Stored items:
________________

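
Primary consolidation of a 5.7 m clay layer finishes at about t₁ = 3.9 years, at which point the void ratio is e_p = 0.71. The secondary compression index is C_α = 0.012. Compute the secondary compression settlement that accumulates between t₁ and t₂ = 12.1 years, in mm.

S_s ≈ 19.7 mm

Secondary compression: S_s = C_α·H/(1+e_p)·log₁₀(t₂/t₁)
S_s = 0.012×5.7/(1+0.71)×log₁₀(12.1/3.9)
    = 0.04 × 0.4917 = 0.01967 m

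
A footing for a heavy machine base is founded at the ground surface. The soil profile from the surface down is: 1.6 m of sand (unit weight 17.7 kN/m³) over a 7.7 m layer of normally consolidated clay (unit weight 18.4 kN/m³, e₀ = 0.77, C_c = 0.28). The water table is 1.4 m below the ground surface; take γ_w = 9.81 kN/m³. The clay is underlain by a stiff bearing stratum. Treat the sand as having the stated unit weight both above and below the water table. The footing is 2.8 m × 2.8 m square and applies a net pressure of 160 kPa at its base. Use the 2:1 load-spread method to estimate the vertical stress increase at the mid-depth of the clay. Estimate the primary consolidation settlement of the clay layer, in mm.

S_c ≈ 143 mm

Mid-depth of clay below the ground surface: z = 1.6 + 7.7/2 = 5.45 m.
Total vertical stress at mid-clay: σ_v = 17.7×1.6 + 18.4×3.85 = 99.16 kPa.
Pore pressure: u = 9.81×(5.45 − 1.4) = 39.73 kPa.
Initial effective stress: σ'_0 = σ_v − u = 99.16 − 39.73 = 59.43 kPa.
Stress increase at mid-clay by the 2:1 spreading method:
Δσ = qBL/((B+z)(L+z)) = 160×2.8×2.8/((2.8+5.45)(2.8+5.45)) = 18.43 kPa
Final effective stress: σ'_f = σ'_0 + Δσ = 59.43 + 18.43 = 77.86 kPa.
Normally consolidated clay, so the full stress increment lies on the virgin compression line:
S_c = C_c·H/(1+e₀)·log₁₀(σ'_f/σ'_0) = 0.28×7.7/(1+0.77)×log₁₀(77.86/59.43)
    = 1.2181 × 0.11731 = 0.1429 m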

________________

Could you write out every entry above exactly as it appears?

• [Result of the exercise]
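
Primary consolidation of a 5.7 m clay layer finishes at about t₁ = 3.9 years, at which point the void ratio is e_p = 0.71. The secondary compression index is C_α = 0.012. Compute the secondary compression settlement that accumulates between t₁ and t₂ = 12.1 years, in mm.

S_s ≈ 19.7 mm

Secondary compression: S_s = C_α·H/(1+e_p)·log₁₀(t₂/t₁)
S_s = 0.012×5.7/(1+0.71)×log₁₀(12.1/3.9)
    = 0.04 × 0.4917 = 0.01967 m

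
A footing for a heavy machine base is founded at the ground surface. The soil profile from the surface down is: 1.6 m of sand (unit weight 17.7 kN/m³) over a 7.7 m layer of normally consolidated clay (unit weight 18.4 kN/m³, e₀ = 0.77, C_c = 0.28). The water table is 1.4 m below the ground surface; take γ_w = 9.81 kN/m³. The clay is underlain by a stiff bearing stratum. Treat the sand as having the stated unit weight both above and below the water table. The footing is 2.8 m × 2.8 m square and applies a net pressure of 160 kPa at its base. Use the 2:1 load-spread method to estimate the vertical stress increase at the mid-depth of the clay. Estimate the primary consolidation settlement of the clay layer, in mm.

S_c ≈ 143 mm

Mid-depth of clay below the ground surface: z = 1.6 + 7.7/2 = 5.45 m.
Total vertical stress at mid-clay: σ_v = 17.7×1.6 + 18.4×3.85 = 99.16 kPa.
Pore pressure: u = 9.81×(5.45 − 1.4) = 39.73 kPa.
Initial effective stress: σ'_0 = σ_v − u = 99.16 − 39.73 = 59.43 kPa.
Stress increase at mid-clay by the 2:1 spreading method:
Δσ = qBL/((B+z)(L+z)) = 160×2.8×2.8/((2.8+5.45)(2.8+5.45)) = 18.43 kPa
Final effective stress: σ'_f = σ'_0 + Δσ = 59.43 + 18.43 = 77.86 kPa.
Normally consolidated clay, so the full stress increment lies on the virgin compression line:
S_c = C_c·H/(1+e₀)·log₁₀(σ'_f/σ'_0) = 0.28×7.7/(1+0.77)×log₁₀(77.86/59.43)
    = 1.2181 × 0.11731 = 0.1429 m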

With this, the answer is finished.